What to produce:
Whenever a line contains "have", include it in the count; reply with the number of such lines in the data and nothing else.

:::::

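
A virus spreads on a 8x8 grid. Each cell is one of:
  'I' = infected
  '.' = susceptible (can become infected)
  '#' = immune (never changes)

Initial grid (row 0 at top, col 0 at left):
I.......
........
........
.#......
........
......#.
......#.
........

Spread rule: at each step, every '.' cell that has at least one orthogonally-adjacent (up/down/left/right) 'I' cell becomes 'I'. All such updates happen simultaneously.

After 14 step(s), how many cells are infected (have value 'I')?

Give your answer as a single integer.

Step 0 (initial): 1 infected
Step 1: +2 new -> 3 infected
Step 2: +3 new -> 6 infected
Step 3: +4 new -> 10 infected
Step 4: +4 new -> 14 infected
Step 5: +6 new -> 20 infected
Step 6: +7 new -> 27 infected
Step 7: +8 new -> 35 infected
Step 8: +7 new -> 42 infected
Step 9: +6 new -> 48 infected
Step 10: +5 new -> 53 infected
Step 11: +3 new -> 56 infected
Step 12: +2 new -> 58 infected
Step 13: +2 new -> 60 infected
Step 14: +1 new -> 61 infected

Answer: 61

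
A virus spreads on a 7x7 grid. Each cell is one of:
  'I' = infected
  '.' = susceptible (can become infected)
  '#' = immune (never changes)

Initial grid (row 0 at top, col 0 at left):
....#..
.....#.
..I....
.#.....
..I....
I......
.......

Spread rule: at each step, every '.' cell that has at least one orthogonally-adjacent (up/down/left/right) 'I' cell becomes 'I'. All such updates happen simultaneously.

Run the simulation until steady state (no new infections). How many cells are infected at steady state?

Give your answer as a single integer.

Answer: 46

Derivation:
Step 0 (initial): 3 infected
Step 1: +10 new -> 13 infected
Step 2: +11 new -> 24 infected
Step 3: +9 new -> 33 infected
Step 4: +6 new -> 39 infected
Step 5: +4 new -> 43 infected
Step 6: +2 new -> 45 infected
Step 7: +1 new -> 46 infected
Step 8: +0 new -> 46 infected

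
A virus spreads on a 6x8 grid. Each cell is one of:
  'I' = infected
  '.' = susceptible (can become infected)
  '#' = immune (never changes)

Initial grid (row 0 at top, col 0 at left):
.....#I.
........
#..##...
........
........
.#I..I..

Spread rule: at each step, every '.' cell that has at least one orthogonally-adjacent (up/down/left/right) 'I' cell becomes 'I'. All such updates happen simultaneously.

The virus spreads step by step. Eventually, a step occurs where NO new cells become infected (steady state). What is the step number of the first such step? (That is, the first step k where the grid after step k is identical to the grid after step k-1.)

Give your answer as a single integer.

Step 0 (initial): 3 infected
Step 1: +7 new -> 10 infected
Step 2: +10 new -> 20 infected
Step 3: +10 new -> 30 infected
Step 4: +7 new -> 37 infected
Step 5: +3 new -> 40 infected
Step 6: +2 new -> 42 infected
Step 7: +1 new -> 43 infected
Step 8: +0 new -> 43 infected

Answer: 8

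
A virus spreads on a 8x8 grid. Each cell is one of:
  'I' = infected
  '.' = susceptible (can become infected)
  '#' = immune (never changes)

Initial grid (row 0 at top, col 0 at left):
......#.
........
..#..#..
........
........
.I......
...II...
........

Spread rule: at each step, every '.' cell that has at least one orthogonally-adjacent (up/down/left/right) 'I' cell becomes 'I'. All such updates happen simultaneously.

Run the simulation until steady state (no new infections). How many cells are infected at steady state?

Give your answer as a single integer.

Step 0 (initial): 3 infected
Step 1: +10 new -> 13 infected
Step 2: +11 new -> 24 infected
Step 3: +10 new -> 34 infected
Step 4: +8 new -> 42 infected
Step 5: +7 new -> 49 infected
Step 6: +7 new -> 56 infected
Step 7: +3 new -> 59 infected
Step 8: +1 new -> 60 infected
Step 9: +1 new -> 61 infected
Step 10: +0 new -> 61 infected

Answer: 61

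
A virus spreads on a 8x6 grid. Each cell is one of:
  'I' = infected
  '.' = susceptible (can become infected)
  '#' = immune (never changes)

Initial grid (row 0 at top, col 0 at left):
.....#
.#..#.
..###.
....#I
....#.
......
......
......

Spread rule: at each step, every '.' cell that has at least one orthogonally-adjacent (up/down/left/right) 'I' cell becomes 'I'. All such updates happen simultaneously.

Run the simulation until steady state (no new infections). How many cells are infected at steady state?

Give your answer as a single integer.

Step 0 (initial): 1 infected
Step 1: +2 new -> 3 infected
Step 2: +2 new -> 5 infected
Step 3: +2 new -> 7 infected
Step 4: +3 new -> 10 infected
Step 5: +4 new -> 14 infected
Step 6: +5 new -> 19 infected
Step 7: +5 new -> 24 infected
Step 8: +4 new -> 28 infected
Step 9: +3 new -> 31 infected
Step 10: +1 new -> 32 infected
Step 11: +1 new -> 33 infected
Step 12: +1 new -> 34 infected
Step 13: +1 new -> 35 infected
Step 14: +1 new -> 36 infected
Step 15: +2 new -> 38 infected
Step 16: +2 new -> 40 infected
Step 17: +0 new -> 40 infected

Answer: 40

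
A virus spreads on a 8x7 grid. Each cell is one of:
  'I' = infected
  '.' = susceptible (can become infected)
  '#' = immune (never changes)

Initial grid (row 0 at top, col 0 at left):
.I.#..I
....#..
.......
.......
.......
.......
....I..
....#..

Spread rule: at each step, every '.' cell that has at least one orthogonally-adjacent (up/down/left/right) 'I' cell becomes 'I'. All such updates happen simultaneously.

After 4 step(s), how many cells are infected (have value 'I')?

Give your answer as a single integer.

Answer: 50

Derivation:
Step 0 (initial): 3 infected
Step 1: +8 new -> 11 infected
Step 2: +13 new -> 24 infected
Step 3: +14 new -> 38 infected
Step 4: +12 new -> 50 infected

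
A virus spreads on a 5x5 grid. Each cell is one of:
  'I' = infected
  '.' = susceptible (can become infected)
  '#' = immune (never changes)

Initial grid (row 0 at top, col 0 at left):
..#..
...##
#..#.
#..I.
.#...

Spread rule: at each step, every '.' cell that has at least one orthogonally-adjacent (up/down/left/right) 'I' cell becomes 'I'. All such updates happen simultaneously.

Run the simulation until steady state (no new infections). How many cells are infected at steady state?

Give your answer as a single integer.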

:::::

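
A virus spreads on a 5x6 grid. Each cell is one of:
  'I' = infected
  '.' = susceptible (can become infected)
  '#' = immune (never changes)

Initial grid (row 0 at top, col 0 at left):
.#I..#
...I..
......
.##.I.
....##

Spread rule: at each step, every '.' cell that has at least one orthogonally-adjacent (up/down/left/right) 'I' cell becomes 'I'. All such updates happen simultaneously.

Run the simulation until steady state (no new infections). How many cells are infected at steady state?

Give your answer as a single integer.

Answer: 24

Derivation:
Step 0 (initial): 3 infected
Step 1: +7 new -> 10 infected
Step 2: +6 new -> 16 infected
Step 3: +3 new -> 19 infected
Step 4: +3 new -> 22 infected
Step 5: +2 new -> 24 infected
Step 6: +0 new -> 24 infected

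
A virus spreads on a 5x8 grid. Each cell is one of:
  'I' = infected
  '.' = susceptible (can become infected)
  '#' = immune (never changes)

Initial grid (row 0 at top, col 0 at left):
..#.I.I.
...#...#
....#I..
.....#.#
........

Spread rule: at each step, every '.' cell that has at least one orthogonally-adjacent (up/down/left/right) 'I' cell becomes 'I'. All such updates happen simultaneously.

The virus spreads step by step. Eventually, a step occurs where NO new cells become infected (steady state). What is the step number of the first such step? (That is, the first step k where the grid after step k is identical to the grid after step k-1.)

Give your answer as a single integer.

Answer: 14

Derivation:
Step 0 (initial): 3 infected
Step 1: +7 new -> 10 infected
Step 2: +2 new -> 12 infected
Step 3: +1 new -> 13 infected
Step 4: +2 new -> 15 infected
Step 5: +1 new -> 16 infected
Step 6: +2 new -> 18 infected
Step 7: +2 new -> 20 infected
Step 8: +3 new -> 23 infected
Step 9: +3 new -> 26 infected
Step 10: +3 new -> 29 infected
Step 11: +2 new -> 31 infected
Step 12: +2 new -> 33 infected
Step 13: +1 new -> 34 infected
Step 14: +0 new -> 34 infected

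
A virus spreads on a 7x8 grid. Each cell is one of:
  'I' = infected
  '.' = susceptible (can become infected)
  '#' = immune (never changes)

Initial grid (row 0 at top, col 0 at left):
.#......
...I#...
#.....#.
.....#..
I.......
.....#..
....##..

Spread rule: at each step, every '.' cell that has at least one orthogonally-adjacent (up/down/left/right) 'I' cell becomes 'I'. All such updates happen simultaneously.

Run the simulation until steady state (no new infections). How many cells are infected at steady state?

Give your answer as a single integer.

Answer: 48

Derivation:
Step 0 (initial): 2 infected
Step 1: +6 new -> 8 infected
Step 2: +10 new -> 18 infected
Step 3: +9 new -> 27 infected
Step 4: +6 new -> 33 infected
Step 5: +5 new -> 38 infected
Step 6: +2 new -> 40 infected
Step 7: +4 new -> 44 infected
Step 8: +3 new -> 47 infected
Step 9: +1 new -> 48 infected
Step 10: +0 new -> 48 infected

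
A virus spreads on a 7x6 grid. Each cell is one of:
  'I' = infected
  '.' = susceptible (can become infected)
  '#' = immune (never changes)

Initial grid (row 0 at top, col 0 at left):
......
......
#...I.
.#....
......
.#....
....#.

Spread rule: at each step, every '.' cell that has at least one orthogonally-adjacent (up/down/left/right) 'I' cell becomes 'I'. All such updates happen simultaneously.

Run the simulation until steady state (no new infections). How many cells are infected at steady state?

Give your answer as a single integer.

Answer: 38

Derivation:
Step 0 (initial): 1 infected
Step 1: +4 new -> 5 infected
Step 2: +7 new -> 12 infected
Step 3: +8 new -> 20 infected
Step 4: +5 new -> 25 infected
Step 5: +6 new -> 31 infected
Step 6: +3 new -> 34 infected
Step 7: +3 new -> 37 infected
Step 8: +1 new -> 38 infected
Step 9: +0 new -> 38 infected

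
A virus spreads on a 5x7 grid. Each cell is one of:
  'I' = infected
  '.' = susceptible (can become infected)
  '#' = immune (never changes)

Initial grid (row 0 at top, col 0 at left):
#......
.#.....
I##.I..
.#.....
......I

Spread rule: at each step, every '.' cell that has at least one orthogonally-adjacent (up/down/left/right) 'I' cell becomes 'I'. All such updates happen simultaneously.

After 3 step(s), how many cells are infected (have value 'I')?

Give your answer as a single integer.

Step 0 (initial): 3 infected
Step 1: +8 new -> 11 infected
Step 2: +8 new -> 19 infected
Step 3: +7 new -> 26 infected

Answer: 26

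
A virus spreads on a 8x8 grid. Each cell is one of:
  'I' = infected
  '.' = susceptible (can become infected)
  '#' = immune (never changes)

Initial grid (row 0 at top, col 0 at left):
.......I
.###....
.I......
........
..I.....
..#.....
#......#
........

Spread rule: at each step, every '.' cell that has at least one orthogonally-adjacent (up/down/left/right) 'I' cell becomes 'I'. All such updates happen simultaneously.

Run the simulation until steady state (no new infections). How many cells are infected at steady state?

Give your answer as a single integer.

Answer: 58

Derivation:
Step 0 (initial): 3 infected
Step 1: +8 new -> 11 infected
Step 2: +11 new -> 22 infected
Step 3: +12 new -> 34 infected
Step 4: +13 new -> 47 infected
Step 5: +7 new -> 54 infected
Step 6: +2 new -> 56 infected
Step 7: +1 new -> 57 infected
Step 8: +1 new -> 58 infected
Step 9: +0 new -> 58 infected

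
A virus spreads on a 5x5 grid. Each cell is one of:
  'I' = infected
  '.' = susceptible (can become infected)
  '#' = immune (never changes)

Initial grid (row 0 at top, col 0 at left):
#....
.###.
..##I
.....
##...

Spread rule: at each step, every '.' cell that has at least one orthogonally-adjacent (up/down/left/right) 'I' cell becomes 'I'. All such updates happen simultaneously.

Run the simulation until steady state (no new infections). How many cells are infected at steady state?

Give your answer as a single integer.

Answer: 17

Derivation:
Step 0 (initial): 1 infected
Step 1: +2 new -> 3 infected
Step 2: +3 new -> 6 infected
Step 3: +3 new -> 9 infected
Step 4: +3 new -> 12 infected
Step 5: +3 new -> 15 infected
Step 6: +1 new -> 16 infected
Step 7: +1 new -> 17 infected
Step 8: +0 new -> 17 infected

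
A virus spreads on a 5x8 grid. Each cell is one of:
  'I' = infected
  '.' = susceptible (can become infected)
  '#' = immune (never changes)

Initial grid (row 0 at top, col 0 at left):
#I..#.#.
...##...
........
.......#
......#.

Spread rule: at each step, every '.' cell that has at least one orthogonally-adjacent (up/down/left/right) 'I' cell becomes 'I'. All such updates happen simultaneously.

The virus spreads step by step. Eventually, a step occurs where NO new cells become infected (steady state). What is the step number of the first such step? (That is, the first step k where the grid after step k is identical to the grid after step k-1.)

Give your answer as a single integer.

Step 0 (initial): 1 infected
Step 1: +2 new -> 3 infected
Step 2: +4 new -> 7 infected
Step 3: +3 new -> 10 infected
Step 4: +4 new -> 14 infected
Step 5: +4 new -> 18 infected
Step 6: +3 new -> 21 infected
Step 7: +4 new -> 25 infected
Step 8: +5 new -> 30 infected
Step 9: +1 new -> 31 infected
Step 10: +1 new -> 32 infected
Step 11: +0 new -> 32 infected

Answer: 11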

:::::

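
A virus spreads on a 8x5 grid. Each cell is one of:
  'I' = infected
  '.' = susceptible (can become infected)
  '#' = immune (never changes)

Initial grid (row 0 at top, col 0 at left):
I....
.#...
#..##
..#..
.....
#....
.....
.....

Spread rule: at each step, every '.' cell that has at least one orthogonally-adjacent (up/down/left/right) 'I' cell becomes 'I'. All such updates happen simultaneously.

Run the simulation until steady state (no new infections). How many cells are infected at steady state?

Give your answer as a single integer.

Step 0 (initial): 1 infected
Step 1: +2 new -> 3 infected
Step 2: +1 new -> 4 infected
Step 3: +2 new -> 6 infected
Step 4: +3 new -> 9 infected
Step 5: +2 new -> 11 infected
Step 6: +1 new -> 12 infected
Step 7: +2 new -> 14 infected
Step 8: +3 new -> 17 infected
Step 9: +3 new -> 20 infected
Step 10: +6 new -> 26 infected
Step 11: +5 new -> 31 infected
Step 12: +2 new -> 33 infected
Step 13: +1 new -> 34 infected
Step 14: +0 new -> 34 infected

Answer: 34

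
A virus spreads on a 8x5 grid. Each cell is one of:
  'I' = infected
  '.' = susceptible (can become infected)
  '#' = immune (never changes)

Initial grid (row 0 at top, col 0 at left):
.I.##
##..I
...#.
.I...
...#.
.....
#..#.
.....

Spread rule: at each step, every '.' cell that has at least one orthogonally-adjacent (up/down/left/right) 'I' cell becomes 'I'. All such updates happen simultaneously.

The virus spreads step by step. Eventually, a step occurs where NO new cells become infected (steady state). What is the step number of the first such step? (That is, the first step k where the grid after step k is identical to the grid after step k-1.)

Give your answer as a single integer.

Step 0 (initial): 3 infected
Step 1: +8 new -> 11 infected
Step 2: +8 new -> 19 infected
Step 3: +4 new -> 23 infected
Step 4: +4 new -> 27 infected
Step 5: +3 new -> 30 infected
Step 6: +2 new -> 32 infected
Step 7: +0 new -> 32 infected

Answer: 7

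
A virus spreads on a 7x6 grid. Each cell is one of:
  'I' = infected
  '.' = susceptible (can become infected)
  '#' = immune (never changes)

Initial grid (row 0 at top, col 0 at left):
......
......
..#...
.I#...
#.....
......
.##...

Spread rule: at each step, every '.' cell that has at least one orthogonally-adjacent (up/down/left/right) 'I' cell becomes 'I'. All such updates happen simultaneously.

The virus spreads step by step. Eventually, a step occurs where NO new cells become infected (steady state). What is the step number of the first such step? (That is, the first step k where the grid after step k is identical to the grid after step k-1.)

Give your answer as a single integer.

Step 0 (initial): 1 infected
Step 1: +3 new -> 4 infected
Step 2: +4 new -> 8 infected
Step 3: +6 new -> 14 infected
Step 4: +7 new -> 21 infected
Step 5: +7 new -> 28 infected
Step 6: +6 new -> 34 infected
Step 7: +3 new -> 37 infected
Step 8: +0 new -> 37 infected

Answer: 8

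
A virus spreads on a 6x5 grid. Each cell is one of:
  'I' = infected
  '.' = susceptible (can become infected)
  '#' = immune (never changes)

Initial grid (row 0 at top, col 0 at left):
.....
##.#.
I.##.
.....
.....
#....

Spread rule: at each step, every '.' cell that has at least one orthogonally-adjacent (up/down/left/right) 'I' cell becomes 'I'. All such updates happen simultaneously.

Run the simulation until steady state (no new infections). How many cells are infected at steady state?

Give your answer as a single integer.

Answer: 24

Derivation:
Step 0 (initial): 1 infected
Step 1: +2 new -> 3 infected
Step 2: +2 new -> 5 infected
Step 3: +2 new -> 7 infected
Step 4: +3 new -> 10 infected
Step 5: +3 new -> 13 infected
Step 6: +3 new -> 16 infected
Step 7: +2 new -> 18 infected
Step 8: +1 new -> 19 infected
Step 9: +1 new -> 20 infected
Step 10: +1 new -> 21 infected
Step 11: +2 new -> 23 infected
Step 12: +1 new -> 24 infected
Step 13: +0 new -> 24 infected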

:::::

Your response:
3